Data for the task |
┌────────
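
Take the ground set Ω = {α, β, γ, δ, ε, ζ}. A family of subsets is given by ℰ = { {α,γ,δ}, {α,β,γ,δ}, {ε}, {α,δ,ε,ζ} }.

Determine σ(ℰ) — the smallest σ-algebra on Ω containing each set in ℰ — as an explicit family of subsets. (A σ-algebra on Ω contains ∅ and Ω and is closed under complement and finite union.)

Seed the family with ℰ together with ∅ and Ω: { {}, {ε}, {α,γ,δ}, {α,β,γ,δ}, {α,δ,ε,ζ}, Ω }.
Iteration 1: 7 new —
  {β,γ}  = complement {α,δ,ε,ζ}
  {ε,ζ}  = complement {α,β,γ,δ}
  {β,ε,ζ}  = complement {α,γ,δ}
  {α,γ,δ,ε}  = {α,γ,δ} ∪ {ε}
  {α,β,γ,δ,ε}  = {α,β,γ,δ} ∪ {ε}
  {α,β,γ,δ,ζ}  = complement {ε}
  {α,γ,δ,ε,ζ}  = {α,γ,δ} ∪ {α,δ,ε,ζ}
  [13 total]
Iteration 2: +6 →
  {β}  = complement {α,γ,δ,ε,ζ}
  {ζ}  = complement {α,β,γ,δ,ε}
  {β,ζ}  = complement {α,γ,δ,ε}
  {β,γ,ε}  = {ε} ∪ {β,γ}
  {β,γ,ε,ζ}  = {ε,ζ} ∪ {β,γ}
  {α,β,δ,ε,ζ}  = {α,δ,ε,ζ} ∪ {β,ε,ζ}
  [19 total]
Iteration 3 (6 new):
  {γ}  = complement {α,β,δ,ε,ζ}
  {α,δ}  = complement {β,γ,ε,ζ}
  {β,ε}  = {β} ∪ {ε}
  {α,δ,ζ}  = complement {β,γ,ε}
  {β,γ,ζ}  = {β,ζ} ∪ {β,γ}
  {α,γ,δ,ζ}  = {α,γ,δ} ∪ {ζ}
  [25 total]
Iteration 4. New:
  {γ,ε}  = {ε} ∪ {γ}
  {γ,ζ}  = {ζ} ∪ {γ}
  {α,β,δ}  = {β} ∪ {α,δ}
  {α,δ,ε}  = complement {β,γ,ζ}
  {γ,ε,ζ}  = {ε,ζ} ∪ {γ}
  {α,β,δ,ε}  = {β,ε} ∪ {α,δ}
  {α,β,δ,ζ}  = {β} ∪ {α,δ,ζ}
  [32 total]
After Iteration 5 the family is unchanged; done.

|σ(ℰ)| = 32.  σ(ℰ) = { {}, {β}, {γ}, {ε}, {ζ}, {α,δ}, {β,γ}, {β,ε}, {β,ζ}, {γ,ε}, {γ,ζ}, {ε,ζ}, {α,β,δ}, {α,γ,δ}, {α,δ,ε}, {α,δ,ζ}, {β,γ,ε}, {β,γ,ζ}, {β,ε,ζ}, {γ,ε,ζ}, {α,β,γ,δ}, {α,β,δ,ε}, {α,β,δ,ζ}, {α,γ,δ,ε}, {α,γ,δ,ζ}, {α,δ,ε,ζ}, {β,γ,ε,ζ}, {α,β,γ,δ,ε}, {α,β,γ,δ,ζ}, {α,β,δ,ε,ζ}, {α,γ,δ,ε,ζ}, Ω }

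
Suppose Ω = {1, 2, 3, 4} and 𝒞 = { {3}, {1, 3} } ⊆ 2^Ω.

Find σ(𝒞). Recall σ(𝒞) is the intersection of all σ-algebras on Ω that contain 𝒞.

Take S₀ = 𝒞 ∪ {∅, Ω} = { {}, {3}, {1, 3}, Ω }.
Pass 1 (2 new):
  {2, 4}  = {1, 3}ᶜ
  {1, 2, 4}  = {3}ᶜ
  — 6 sets.
Pass 2 (1 new):
  {2, 3, 4}  = {3} ∪ {2, 4}
  — 7 sets.
Pass 3 (1 new):
  {1}  = {2, 3, 4}ᶜ
  — 8 sets.
Pass 4: already closed under ᶜ and ∪.

Therefore σ(𝒞) = { {}, {1}, {3}, {1, 3}, {2, 4}, {1, 2, 4}, {2, 3, 4}, Ω } (|σ(𝒞)| = 8).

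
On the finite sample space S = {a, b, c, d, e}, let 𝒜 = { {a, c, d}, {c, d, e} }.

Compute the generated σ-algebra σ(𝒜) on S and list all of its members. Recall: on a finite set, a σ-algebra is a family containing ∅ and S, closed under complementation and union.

Initial family (4 sets): { {}, {a, c, d}, {c, d, e}, S }.
Round 1 adds 3:
  {a, b}  = S∖{c, d, e}
  {b, e}  = S∖{a, c, d}
  {a, c, d, e}  = {c, d, e} ∪ {a, c, d}
  — 7 sets.
Round 2 adds 4:
  {b}  = S∖{a, c, d, e}
  {a, b, e}  = {b, e} ∪ {a, b}
  {a, b, c, d}  = {a, c, d} ∪ {a, b}
  {b, c, d, e}  = {b, e} ∪ {c, d, e}
  — 11 sets.
Round 3 adds 3:
  {a}  = S∖{b, c, d, e}
  {e}  = S∖{a, b, c, d}
  {c, d}  = S∖{a, b, e}
  — 14 sets.
Round 4: +2 →
  {a, e}  = {e} ∪ {a}
  {b, c, d}  = {c, d} ∪ {b}
  — 16 sets.
After Round 5 the family is unchanged; done.

Hence σ(𝒜) has 16 members: { {}, {a}, {b}, {e}, {a, b}, {a, e}, {b, e}, {c, d}, {a, b, e}, {a, c, d}, {b, c, d}, {c, d, e}, {a, b, c, d}, {a, c, d, e}, {b, c, d, e}, S }.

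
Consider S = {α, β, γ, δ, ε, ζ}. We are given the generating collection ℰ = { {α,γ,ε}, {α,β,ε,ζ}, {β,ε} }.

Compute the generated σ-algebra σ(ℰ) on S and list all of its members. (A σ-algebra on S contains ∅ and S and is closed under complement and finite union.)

Seed the family with ℰ together with ∅ and S: { ∅, {β,ε}, {α,γ,ε}, {α,β,ε,ζ}, S }.
Round 1. New:
  {γ,δ}  = ᶜ of {α,β,ε,ζ}
  {β,δ,ζ}  = ᶜ of {α,γ,ε}
  {α,β,γ,ε}  = {β,ε} ∪ {α,γ,ε}
  {α,γ,δ,ζ}  = ᶜ of {β,ε}
  {α,β,γ,ε,ζ}  = {α,γ,ε} ∪ {α,β,ε,ζ}
  (now 10)
Round 2. New:
  {δ}  = ᶜ of {α,β,γ,ε,ζ}
  {δ,ζ}  = ᶜ of {α,β,γ,ε}
  {α,γ,δ,ε}  = {γ,δ} ∪ {α,γ,ε}
  {β,γ,δ,ε}  = {β,ε} ∪ {γ,δ}
  {β,γ,δ,ζ}  = {β,δ,ζ} ∪ {γ,δ}
  {β,δ,ε,ζ}  = {β,δ,ζ} ∪ {β,ε}
  {α,β,γ,δ,ε}  = {γ,δ} ∪ {α,β,γ,ε}
  {α,β,γ,δ,ζ}  = {β,δ,ζ} ∪ {α,γ,δ,ζ}
  {α,β,δ,ε,ζ}  = {β,δ,ζ} ∪ {α,β,ε,ζ}
  {α,γ,δ,ε,ζ}  = {α,γ,ε} ∪ {α,γ,δ,ζ}
  (now 20)
Round 3: +11 →
  {β}  = ᶜ of {α,γ,δ,ε,ζ}
  {γ}  = ᶜ of {α,β,δ,ε,ζ}
  {ε}  = ᶜ of {α,β,γ,δ,ζ}
  {ζ}  = ᶜ of {α,β,γ,δ,ε}
  {α,γ}  = ᶜ of {β,δ,ε,ζ}
  {α,ε}  = ᶜ of {β,γ,δ,ζ}
  {α,ζ}  = ᶜ of {β,γ,δ,ε}
  {β,ζ}  = ᶜ of {α,γ,δ,ε}
  {β,δ,ε}  = {β,ε} ∪ {δ}
  {γ,δ,ζ}  = {γ,δ} ∪ {δ,ζ}
  {β,γ,δ,ε,ζ}  = {β,δ,ζ} ∪ {β,γ,δ,ε}
  (now 31)
Round 4: +27 →
  {α}  = ᶜ of {β,γ,δ,ε,ζ}
  {β,γ}  = {β} ∪ {γ}
  {β,δ}  = {β} ∪ {δ}
  {γ,ε}  = {ε} ∪ {γ}
  {γ,ζ}  = {ζ} ∪ {γ}
  {δ,ε}  = {ε} ∪ {δ}
  {ε,ζ}  = {ζ} ∪ {ε}
  {α,β,γ}  = {β} ∪ {α,γ}
  {α,β,ε}  = ᶜ of {γ,δ,ζ}
  {α,β,ζ}  = {α,ζ} ∪ {β}
  {α,γ,δ}  = {γ,δ} ∪ {α,γ}
  {α,γ,ζ}  = ᶜ of {β,δ,ε}
  {α,δ,ε}  = {α,ε} ∪ {δ}
  {α,δ,ζ}  = {α,ζ} ∪ {δ}
  {α,ε,ζ}  = {α,ζ} ∪ {ε}
  {β,γ,δ}  = {γ,δ} ∪ {β}
  {β,γ,ε}  = {β,ε} ∪ {γ}
  {β,γ,ζ}  = {β,ζ} ∪ {γ}
  {β,ε,ζ}  = {β,ε} ∪ {β,ζ}
  {γ,δ,ε}  = {γ,δ} ∪ {ε}
  {δ,ε,ζ}  = {ε} ∪ {δ,ζ}
  {α,β,γ,ζ}  = {β,ζ} ∪ {α,γ}
  {α,β,δ,ε}  = {α,ε} ∪ {β,δ,ε}
  {α,β,δ,ζ}  = {β,δ,ζ} ∪ {α,ζ}
  {α,γ,ε,ζ}  = {α,ζ} ∪ {α,γ,ε}
  {α,δ,ε,ζ}  = {α,ε} ∪ {δ,ζ}
  {γ,δ,ε,ζ}  = {ε} ∪ {γ,δ,ζ}
  (now 58)
Round 5 (6 new):
  {α,β}  = ᶜ of {γ,δ,ε,ζ}
  {α,δ}  = {δ} ∪ {α}
  {α,β,δ}  = {α} ∪ {β,δ}
  {γ,ε,ζ}  = {γ,ε} ∪ {γ,ζ}
  {α,β,γ,δ}  = ᶜ of {ε,ζ}
  {β,γ,ε,ζ}  = {γ,ε} ∪ {β,γ,ζ}
  (now 64)
Round 6: closed — nothing new.

σ(ℰ) = { ∅, {α}, {β}, {γ}, {δ}, {ε}, {ζ}, {α,β}, {α,γ}, {α,δ}, {α,ε}, {α,ζ}, {β,γ}, {β,δ}, {β,ε}, {β,ζ}, {γ,δ}, {γ,ε}, {γ,ζ}, {δ,ε}, {δ,ζ}, {ε,ζ}, {α,β,γ}, {α,β,δ}, {α,β,ε}, {α,β,ζ}, {α,γ,δ}, {α,γ,ε}, {α,γ,ζ}, {α,δ,ε}, {α,δ,ζ}, {α,ε,ζ}, {β,γ,δ}, {β,γ,ε}, {β,γ,ζ}, {β,δ,ε}, {β,δ,ζ}, {β,ε,ζ}, {γ,δ,ε}, {γ,δ,ζ}, {γ,ε,ζ}, {δ,ε,ζ}, {α,β,γ,δ}, {α,β,γ,ε}, {α,β,γ,ζ}, {α,β,δ,ε}, {α,β,δ,ζ}, {α,β,ε,ζ}, {α,γ,δ,ε}, {α,γ,δ,ζ}, {α,γ,ε,ζ}, {α,δ,ε,ζ}, {β,γ,δ,ε}, {β,γ,δ,ζ}, {β,γ,ε,ζ}, {β,δ,ε,ζ}, {γ,δ,ε,ζ}, {α,β,γ,δ,ε}, {α,β,γ,δ,ζ}, {α,β,γ,ε,ζ}, {α,β,δ,ε,ζ}, {α,γ,δ,ε,ζ}, {β,γ,δ,ε,ζ}, S }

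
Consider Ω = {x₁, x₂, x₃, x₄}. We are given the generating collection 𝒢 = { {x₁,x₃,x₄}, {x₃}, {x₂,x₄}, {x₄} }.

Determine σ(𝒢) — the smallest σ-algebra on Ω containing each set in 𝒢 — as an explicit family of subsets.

Take S₀ = 𝒢 ∪ {∅, Ω} = { ∅, {x₃}, {x₄}, {x₂,x₄}, {x₁,x₃,x₄}, Ω }.
Pass 1. New:
  {x₂}  = complement {x₁,x₃,x₄}
  {x₁,x₃}  = complement {x₂,x₄}
  {x₃,x₄}  = {x₃} ∪ {x₄}
  {x₁,x₂,x₃}  = complement {x₄}
  {x₁,x₂,x₄}  = complement {x₃}
  {x₂,x₃,x₄}  = {x₃} ∪ {x₂,x₄}
Pass 2 (3 new):
  {x₁}  = complement {x₂,x₃,x₄}
  {x₁,x₂}  = complement {x₃,x₄}
  {x₂,x₃}  = {x₂} ∪ {x₃}
Pass 3: +1 →
  {x₁,x₄}  = complement {x₂,x₃}
After Pass 4 the family is unchanged; done.

σ(𝒢) = { ∅, {x₁}, {x₂}, {x₃}, {x₄}, {x₁,x₂}, {x₁,x₃}, {x₁,x₄}, {x₂,x₃}, {x₂,x₄}, {x₃,x₄}, {x₁,x₂,x₃}, {x₁,x₂,x₄}, {x₁,x₃,x₄}, {x₂,x₃,x₄}, Ω }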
└────────
Wherever the word "Consider" occurs in a line of the listing, copy that line.

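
Consider S = {α, β, γ, δ, ε, ζ}. We are given the generating collection ℰ = { {α,γ,ε}, {α,β,ε,ζ}, {β,ε} }.
Consider Ω = {x₁, x₂, x₃, x₄}. We are given the generating collection 𝒢 = { {x₁,x₃,x₄}, {x₃}, {x₂,x₄}, {x₄} }.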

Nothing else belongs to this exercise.